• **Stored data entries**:
# # # # #

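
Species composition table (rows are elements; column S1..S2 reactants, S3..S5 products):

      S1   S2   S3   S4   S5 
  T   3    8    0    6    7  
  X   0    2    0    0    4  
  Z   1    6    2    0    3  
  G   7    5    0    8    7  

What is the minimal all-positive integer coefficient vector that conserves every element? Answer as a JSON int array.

Coefficients: [3, 2, 6, 3, 1]

T: 3·3+2·8 = 25 | 6·0+3·6+1·7 = 25
X: 3·0+2·2 = 4 | 6·0+3·0+1·4 = 4
Z: 3·1+2·6 = 15 | 6·2+3·0+1·3 = 15
G: 3·7+2·5 = 31 | 6·0+3·8+1·7 = 31
gcd(3,2,6,3,1) = 1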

# # # # #

• **THE PROBLEM**:
Set the data down again in full, exactly as given.

• **OUTPUT OF THE EXERCISE**:
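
Species composition table (rows are elements; column S1..S2 reactants, S3..S5 products):

      S1   S2   S3   S4   S5 
  T   3    8    0    6    7  
  X   0    2    0    0    4  
  Z   1    6    2    0    3  
  G   7    5    0    8    7  

What is the minimal all-positive integer coefficient vector that conserves every element? Answer as a JSON int array.

Coefficients: [3, 2, 6, 3, 1]

T: 3·3+2·8 = 25 | 6·0+3·6+1·7 = 25
X: 3·0+2·2 = 4 | 6·0+3·0+1·4 = 4
Z: 3·1+2·6 = 15 | 6·2+3·0+1·3 = 15
G: 3·7+2·5 = 31 | 6·0+3·8+1·7 = 31
gcd(3,2,6,3,1) = 1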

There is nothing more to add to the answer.